[SOURCE INFORMATION Boundary: Start]

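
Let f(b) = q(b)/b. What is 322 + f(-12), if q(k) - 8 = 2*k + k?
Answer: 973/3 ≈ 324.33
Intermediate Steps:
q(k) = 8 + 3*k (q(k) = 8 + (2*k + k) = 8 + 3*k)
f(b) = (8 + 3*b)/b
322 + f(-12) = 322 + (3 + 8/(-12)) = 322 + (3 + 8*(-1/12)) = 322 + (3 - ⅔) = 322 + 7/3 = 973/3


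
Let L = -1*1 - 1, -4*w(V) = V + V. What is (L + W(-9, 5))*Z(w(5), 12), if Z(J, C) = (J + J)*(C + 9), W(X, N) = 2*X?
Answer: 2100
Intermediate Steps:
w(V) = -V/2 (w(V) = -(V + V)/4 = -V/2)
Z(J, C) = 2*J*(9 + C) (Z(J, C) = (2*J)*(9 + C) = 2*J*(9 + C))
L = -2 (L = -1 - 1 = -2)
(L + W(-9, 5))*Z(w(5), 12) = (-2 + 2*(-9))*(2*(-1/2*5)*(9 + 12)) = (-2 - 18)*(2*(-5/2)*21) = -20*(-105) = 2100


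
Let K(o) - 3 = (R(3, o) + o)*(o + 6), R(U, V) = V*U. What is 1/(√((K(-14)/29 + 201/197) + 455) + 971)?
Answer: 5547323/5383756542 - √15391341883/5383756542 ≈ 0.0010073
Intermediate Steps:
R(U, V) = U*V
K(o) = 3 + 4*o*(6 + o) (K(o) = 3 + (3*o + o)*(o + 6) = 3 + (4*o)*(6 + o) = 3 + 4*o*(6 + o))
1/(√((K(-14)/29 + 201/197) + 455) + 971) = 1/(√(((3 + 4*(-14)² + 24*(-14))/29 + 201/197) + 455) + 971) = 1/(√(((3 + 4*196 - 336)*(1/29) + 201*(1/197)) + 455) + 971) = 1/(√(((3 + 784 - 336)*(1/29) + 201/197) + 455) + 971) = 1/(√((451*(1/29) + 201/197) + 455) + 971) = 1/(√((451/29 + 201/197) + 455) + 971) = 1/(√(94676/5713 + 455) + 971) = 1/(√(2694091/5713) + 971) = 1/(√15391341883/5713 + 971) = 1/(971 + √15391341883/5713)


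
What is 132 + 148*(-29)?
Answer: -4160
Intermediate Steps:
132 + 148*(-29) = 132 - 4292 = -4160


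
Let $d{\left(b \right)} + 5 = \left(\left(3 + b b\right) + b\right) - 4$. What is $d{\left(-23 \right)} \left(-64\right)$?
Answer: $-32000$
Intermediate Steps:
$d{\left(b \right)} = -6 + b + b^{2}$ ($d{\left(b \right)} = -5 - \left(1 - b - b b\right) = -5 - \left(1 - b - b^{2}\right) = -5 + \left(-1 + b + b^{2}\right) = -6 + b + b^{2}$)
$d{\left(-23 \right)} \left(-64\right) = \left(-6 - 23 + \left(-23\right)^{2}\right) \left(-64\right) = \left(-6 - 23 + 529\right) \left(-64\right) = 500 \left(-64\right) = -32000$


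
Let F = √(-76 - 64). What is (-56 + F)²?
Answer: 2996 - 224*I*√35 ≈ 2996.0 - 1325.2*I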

[SOURCE INFORMATION Boundary: End]
[SOURCE INFORMATION Boundary: Start]

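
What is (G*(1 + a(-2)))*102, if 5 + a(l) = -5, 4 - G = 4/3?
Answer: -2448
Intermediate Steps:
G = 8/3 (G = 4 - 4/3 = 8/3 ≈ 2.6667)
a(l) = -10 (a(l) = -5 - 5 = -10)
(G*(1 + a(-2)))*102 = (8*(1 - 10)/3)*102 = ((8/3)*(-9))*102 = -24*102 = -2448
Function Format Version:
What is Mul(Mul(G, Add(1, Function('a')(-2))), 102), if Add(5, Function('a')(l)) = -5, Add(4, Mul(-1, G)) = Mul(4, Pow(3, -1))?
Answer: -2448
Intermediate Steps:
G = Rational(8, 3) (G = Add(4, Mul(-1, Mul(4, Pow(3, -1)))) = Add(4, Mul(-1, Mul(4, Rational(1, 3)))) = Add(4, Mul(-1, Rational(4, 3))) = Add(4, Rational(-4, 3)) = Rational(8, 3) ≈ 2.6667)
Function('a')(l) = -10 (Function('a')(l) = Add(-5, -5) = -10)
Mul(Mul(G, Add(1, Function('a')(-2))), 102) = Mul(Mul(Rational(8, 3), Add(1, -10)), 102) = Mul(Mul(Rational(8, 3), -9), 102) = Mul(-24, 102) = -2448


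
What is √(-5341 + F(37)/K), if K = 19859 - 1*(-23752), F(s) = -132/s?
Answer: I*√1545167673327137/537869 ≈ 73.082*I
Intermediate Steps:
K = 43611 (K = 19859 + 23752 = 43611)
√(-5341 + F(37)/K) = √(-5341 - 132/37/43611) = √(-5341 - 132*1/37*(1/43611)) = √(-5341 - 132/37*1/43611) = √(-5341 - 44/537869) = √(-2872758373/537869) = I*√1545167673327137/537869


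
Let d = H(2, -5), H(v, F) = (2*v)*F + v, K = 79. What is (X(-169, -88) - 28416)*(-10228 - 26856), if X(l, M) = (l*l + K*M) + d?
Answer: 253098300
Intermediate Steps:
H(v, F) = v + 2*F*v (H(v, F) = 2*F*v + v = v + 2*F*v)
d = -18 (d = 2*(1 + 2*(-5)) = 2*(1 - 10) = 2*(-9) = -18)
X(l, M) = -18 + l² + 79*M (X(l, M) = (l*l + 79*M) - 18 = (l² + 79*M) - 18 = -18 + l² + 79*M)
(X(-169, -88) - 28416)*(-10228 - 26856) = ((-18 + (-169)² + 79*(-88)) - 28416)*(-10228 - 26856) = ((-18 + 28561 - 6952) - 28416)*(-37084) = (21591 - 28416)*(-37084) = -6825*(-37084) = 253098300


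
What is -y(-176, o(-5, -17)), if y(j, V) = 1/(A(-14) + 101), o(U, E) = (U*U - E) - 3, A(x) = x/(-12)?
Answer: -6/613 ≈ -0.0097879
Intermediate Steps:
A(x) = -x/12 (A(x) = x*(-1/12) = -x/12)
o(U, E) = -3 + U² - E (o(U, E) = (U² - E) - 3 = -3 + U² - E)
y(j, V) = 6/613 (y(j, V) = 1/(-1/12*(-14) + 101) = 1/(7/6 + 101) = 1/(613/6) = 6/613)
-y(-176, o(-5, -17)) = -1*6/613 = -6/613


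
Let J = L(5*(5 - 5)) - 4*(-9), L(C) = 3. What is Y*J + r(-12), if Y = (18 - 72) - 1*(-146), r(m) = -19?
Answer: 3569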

[SOURCE INFORMATION Boundary: End]

TASK TO CARRY OUT:
Only one stretch of the records above is wanted: the lines between the one holding "What is Mul(Mul(G, Add(1, Function('a')(-2))), 102), if" and the one holding "Answer: 3569", inclusive, reproduced exactly.

ANSWER SPACE:
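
What is Mul(Mul(G, Add(1, Function('a')(-2))), 102), if Add(5, Function('a')(l)) = -5, Add(4, Mul(-1, G)) = Mul(4, Pow(3, -1))?
Answer: -2448
Intermediate Steps:
G = Rational(8, 3) (G = Add(4, Mul(-1, Mul(4, Pow(3, -1)))) = Add(4, Mul(-1, Mul(4, Rational(1, 3)))) = Add(4, Mul(-1, Rational(4, 3))) = Add(4, Rational(-4, 3)) = Rational(8, 3) ≈ 2.6667)
Function('a')(l) = -10 (Function('a')(l) = Add(-5, -5) = -10)
Mul(Mul(G, Add(1, Function('a')(-2))), 102) = Mul(Mul(Rational(8, 3), Add(1, -10)), 102) = Mul(Mul(Rational(8, 3), -9), 102) = Mul(-24, 102) = -2448


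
What is √(-5341 + F(37)/K), if K = 19859 - 1*(-23752), F(s) = -132/s?
Answer: I*√1545167673327137/537869 ≈ 73.082*I
Intermediate Steps:
K = 43611 (K = 19859 + 23752 = 43611)
√(-5341 + F(37)/K) = √(-5341 - 132/37/43611) = √(-5341 - 132*1/37*(1/43611)) = √(-5341 - 132/37*1/43611) = √(-5341 - 44/537869) = √(-2872758373/537869) = I*√1545167673327137/537869


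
Let d = H(2, -5), H(v, F) = (2*v)*F + v, K = 79. What is (X(-169, -88) - 28416)*(-10228 - 26856), if X(l, M) = (l*l + K*M) + d?
Answer: 253098300
Intermediate Steps:
H(v, F) = v + 2*F*v (H(v, F) = 2*F*v + v = v + 2*F*v)
d = -18 (d = 2*(1 + 2*(-5)) = 2*(1 - 10) = 2*(-9) = -18)
X(l, M) = -18 + l² + 79*M (X(l, M) = (l*l + 79*M) - 18 = (l² + 79*M) - 18 = -18 + l² + 79*M)
(X(-169, -88) - 28416)*(-10228 - 26856) = ((-18 + (-169)² + 79*(-88)) - 28416)*(-10228 - 26856) = ((-18 + 28561 - 6952) - 28416)*(-37084) = (21591 - 28416)*(-37084) = -6825*(-37084) = 253098300


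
What is -y(-176, o(-5, -17)), if y(j, V) = 1/(A(-14) + 101), o(U, E) = (U*U - E) - 3, A(x) = x/(-12)?
Answer: -6/613 ≈ -0.0097879
Intermediate Steps:
A(x) = -x/12 (A(x) = x*(-1/12) = -x/12)
o(U, E) = -3 + U² - E (o(U, E) = (U² - E) - 3 = -3 + U² - E)
y(j, V) = 6/613 (y(j, V) = 1/(-1/12*(-14) + 101) = 1/(7/6 + 101) = 1/(613/6) = 6/613)
-y(-176, o(-5, -17)) = -1*6/613 = -6/613


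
Let J = L(5*(5 - 5)) - 4*(-9), L(C) = 3. What is Y*J + r(-12), if Y = (18 - 72) - 1*(-146), r(m) = -19?
Answer: 3569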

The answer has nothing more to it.